----- Source information
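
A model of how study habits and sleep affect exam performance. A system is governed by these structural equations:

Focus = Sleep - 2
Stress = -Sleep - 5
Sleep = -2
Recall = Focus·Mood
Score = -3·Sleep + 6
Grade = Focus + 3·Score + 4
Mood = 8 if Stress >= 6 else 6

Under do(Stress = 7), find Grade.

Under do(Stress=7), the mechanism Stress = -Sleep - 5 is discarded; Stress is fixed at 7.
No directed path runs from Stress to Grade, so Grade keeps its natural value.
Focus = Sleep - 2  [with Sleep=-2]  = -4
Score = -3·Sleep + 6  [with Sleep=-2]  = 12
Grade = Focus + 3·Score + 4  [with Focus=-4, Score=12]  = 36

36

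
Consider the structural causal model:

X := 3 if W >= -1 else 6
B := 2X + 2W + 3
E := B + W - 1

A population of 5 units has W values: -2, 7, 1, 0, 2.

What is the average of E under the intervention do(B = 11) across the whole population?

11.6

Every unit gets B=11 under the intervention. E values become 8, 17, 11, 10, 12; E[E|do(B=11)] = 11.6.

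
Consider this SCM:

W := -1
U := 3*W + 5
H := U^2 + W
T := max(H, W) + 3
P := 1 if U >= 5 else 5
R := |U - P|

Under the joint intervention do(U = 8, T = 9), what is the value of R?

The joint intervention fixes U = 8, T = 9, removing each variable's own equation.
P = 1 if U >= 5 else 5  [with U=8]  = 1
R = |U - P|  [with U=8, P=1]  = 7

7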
----------
----- Source information
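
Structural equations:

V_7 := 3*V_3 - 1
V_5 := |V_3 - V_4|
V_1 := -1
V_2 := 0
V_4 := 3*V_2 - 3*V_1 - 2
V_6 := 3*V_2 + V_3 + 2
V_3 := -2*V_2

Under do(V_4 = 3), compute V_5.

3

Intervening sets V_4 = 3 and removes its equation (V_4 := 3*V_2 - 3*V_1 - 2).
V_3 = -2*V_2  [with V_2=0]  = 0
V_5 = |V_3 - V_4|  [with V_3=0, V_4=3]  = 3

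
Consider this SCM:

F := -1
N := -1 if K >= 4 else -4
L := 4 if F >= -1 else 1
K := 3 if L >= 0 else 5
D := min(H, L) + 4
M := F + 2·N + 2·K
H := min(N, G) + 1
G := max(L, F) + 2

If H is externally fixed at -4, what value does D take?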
----------
----- Source information
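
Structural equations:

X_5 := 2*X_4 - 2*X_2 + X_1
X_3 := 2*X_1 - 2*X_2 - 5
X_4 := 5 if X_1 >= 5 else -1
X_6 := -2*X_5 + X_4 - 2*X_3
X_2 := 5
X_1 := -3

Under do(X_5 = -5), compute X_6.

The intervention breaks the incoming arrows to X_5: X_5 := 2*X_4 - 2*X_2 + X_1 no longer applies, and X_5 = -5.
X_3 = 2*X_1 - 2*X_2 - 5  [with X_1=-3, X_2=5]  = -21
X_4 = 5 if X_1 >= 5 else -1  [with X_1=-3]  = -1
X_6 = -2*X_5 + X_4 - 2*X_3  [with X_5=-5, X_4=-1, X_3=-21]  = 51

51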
----------
• **Aim of the exercise**
When you reach the line holding "A model of how" in the records above, begin reproducing exactly, stop after the line holding "Mood = 8 if Stress >= 6 else 6", and output nothing else.

• **Reply to the exercise**
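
A model of how study habits and sleep affect exam performance. A system is governed by these structural equations:

Focus = Sleep - 2
Stress = -Sleep - 5
Sleep = -2
Recall = Focus·Mood
Score = -3·Sleep + 6
Grade = Focus + 3·Score + 4
Mood = 8 if Stress >= 6 else 6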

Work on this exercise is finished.